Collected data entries
◇ ◇ ◇ ◇ ◇
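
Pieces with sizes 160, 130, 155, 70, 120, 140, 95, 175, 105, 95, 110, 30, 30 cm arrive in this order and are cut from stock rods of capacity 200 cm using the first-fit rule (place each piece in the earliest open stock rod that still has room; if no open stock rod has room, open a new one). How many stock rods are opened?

9

  160 → stock rod 1 (new)  [load 160/200]
  130 → stock rod 2 (new)  [load 130/200]
  155 → stock rod 3 (new)  [load 155/200]
  70 → stock rod 2  [load 200/200]
  120 → stock rod 4 (new)  [load 120/200]
  140 → stock rod 5 (new)  [load 140/200]
  95 → stock rod 6 (new)  [load 95/200]
  175 → stock rod 7 (new)  [load 175/200]
  105 → stock rod 6  [load 200/200]
  95 → stock rod 8 (new)  [load 95/200]
  110 → stock rod 9 (new)  [load 110/200]
  30 → stock rod 1  [load 190/200]
  30 → stock rod 3  [load 185/200]
9 stock rods opened.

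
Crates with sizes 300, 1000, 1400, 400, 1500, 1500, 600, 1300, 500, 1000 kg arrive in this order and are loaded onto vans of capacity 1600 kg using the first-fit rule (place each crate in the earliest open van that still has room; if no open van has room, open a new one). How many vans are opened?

7

  300 → van 1 (new)  [load 300/1600]
  1000 → van 1  [load 1300/1600]
  1400 → van 2 (new)  [load 1400/1600]
  400 → van 3 (new)  [load 400/1600]
  1500 → van 4 (new)  [load 1500/1600]
  1500 → van 5 (new)  [load 1500/1600]
  600 → van 3  [load 1000/1600]
  1300 → van 6 (new)  [load 1300/1600]
  500 → van 3  [load 1500/1600]
  1000 → van 7 (new)  [load 1000/1600]
7 vans opened.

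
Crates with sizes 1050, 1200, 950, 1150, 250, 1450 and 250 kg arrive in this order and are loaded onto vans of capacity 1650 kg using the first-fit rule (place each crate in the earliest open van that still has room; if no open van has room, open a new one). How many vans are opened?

  1050 → van 1 (new)  [load 1050/1650]
  1200 → van 2 (new)  [load 1200/1650]
  950 → van 3 (new)  [load 950/1650]
  1150 → van 4 (new)  [load 1150/1650]
  250 → van 1  [load 1300/1650]
  1450 → van 5 (new)  [load 1450/1650]
  250 → van 1  [load 1550/1650]
5 vans opened.

5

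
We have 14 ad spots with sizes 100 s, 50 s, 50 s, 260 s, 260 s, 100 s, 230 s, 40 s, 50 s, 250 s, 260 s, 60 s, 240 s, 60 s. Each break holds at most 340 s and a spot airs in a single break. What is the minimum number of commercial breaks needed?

7

Total = 260 + 260 + 260 + 250 + 240 + 230 + 100 + 100 + 60 + 60 + 50 + 50 + 50 + 40 = 2010 s.
Lower bound: ⌈2010/340⌉ = 6 commercial breaks.
A packing using 7 commercial breaks:
  break 1: 260 + 60 = 320
  break 2: 260 + 60 = 320
  break 3: 260 + 50 = 310
  break 4: 250 + 50 + 40 = 340
  break 5: 240 + 100 = 340
  break 6: 230 + 100 = 330
  break 7: 50 = 50
No arrangement into 6 commercial breaks stays within capacity, so 7 is optimal.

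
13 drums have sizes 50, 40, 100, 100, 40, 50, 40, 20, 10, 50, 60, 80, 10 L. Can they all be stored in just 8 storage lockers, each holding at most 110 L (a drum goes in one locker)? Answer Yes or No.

Yes

A valid assignment using 7 storage lockers:
  locker 1: 100 + 10 = 110
  locker 2: 100 + 10 = 110
  locker 3: 80 + 20 = 100
  locker 4: 60 + 50 = 110
  locker 5: 50 + 50 = 100
  locker 6: 40 + 40 = 80
  locker 7: 40 = 40
That uses only 7 ≤ 8, so 8 storage lockers are enough.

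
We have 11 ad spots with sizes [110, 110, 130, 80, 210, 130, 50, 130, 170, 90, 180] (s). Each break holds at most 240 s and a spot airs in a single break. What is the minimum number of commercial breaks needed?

Total = 210 + 180 + 170 + 130 + 130 + 130 + 110 + 110 + 90 + 80 + 50 = 1390 s.
Lower bound: ⌈1390/240⌉ = 6 commercial breaks.
A packing using 7 commercial breaks:
  break 1: 210 = 210
  break 2: 180 + 50 = 230
  break 3: 170 = 170
  break 4: 130 + 110 = 240
  break 5: 130 + 110 = 240
  break 6: 130 + 90 = 220
  break 7: 80 = 80
No arrangement into 6 commercial breaks stays within capacity, so 7 is optimal.

7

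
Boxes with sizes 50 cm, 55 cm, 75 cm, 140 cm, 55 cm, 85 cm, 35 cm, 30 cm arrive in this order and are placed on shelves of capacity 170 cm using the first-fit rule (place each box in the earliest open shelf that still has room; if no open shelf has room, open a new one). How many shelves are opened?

4

  50 → shelf 1 (new)  [load 50/170]
  55 → shelf 1  [load 105/170]
  75 → shelf 2 (new)  [load 75/170]
  140 → shelf 3 (new)  [load 140/170]
  55 → shelf 1  [load 160/170]
  85 → shelf 2  [load 160/170]
  35 → shelf 4 (new)  [load 35/170]
  30 → shelf 3  [load 170/170]
4 shelves opened.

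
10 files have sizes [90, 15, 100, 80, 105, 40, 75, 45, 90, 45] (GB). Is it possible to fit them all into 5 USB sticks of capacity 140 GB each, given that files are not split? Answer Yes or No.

No

Total = 685 GB; ⌈685/140⌉ = 5.
6 files each exceed half the capacity and cannot share a USB stick, forcing at least 6 USB sticks.
At least 6 USB sticks are required, but only 5 are allowed.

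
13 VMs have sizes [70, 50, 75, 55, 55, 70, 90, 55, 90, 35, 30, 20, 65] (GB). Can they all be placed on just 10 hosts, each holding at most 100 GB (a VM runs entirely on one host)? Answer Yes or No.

A valid assignment using 10 hosts:
  host 1: 90 = 90
  host 2: 90 = 90
  host 3: 75 + 20 = 95
  host 4: 70 + 30 = 100
  host 5: 70 = 70
  host 6: 65 + 35 = 100
  host 7: 55 = 55
  host 8: 55 = 55
  host 9: 55 = 55
  host 10: 50 = 50
Every load is within 100 GB, so 10 hosts suffice.

Yes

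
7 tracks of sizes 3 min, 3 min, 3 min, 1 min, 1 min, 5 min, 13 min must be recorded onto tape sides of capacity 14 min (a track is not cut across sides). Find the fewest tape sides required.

3

Total = 13 + 5 + 3 + 3 + 3 + 1 + 1 = 29 min.
Lower bound: ⌈29/14⌉ = 3 tape sides.
A packing using 3 tape sides:
  side 1: 13 + 1 = 14
  side 2: 5 + 3 + 3 + 3 = 14
  side 3: 1 = 1
This matches the lower bound, so 3 is optimal.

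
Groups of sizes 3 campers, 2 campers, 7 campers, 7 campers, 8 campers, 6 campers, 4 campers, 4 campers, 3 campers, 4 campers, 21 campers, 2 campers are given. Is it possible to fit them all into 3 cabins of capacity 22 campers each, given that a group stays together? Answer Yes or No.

Total = 71 campers; ⌈71/22⌉ = 4.
At least 4 cabins are required, but only 3 are allowed.

No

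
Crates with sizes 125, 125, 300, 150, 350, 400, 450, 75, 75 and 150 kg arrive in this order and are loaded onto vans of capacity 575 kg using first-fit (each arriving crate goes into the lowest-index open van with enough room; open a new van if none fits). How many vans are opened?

  125 → van 1 (new)  [load 125/575]
  125 → van 1  [load 250/575]
  300 → van 1  [load 550/575]
  150 → van 2 (new)  [load 150/575]
  350 → van 2  [load 500/575]
  400 → van 3 (new)  [load 400/575]
  450 → van 4 (new)  [load 450/575]
  75 → van 2  [load 575/575]
  75 → van 3  [load 475/575]
  150 → van 5 (new)  [load 150/575]
5 vans opened.

5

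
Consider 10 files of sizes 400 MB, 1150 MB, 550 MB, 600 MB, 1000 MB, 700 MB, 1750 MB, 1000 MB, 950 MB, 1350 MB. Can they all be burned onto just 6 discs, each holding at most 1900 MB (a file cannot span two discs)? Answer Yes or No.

Yes

A valid assignment using 6 discs:
  disc 1: 1750 = 1750
  disc 2: 1350 + 550 = 1900
  disc 3: 1150 + 700 = 1850
  disc 4: 1000 + 600 = 1600
  disc 5: 1000 + 400 = 1400
  disc 6: 950 = 950
Every load is within 1900 MB, so 6 discs suffice.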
◇ ◇ ◇ ◇ ◇
• What you need to do: Your answer must be the line containing "7 tracks of" through the last line above, copied exactly, with nothing added.

• Solved problem:
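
7 tracks of sizes 3 min, 3 min, 3 min, 1 min, 1 min, 5 min, 13 min must be recorded onto tape sides of capacity 14 min (a track is not cut across sides). Find the fewest tape sides required.

3

Total = 13 + 5 + 3 + 3 + 3 + 1 + 1 = 29 min.
Lower bound: ⌈29/14⌉ = 3 tape sides.
A packing using 3 tape sides:
  side 1: 13 + 1 = 14
  side 2: 5 + 3 + 3 + 3 = 14
  side 3: 1 = 1
This matches the lower bound, so 3 is optimal.

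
Groups of sizes 3 campers, 2 campers, 7 campers, 7 campers, 8 campers, 6 campers, 4 campers, 4 campers, 3 campers, 4 campers, 21 campers, 2 campers are given. Is it possible to fit them all into 3 cabins of capacity 22 campers each, given that a group stays together? Answer Yes or No.

Total = 71 campers; ⌈71/22⌉ = 4.
At least 4 cabins are required, but only 3 are allowed.

No

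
Crates with sizes 125, 125, 300, 150, 350, 400, 450, 75, 75 and 150 kg arrive in this order and are loaded onto vans of capacity 575 kg using first-fit (each arriving crate goes into the lowest-index open van with enough room; open a new van if none fits). How many vans are opened?

  125 → van 1 (new)  [load 125/575]
  125 → van 1  [load 250/575]
  300 → van 1  [load 550/575]
  150 → van 2 (new)  [load 150/575]
  350 → van 2  [load 500/575]
  400 → van 3 (new)  [load 400/575]
  450 → van 4 (new)  [load 450/575]
  75 → van 2  [load 575/575]
  75 → van 3  [load 475/575]
  150 → van 5 (new)  [load 150/575]
5 vans opened.

5

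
Consider 10 files of sizes 400 MB, 1150 MB, 550 MB, 600 MB, 1000 MB, 700 MB, 1750 MB, 1000 MB, 950 MB, 1350 MB. Can they all be burned onto just 6 discs, each holding at most 1900 MB (a file cannot span two discs)? Answer Yes or No.

Yes

A valid assignment using 6 discs:
  disc 1: 1750 = 1750
  disc 2: 1350 + 550 = 1900
  disc 3: 1150 + 700 = 1850
  disc 4: 1000 + 600 = 1600
  disc 5: 1000 + 400 = 1400
  disc 6: 950 = 950
Every load is within 1900 MB, so 6 discs suffice.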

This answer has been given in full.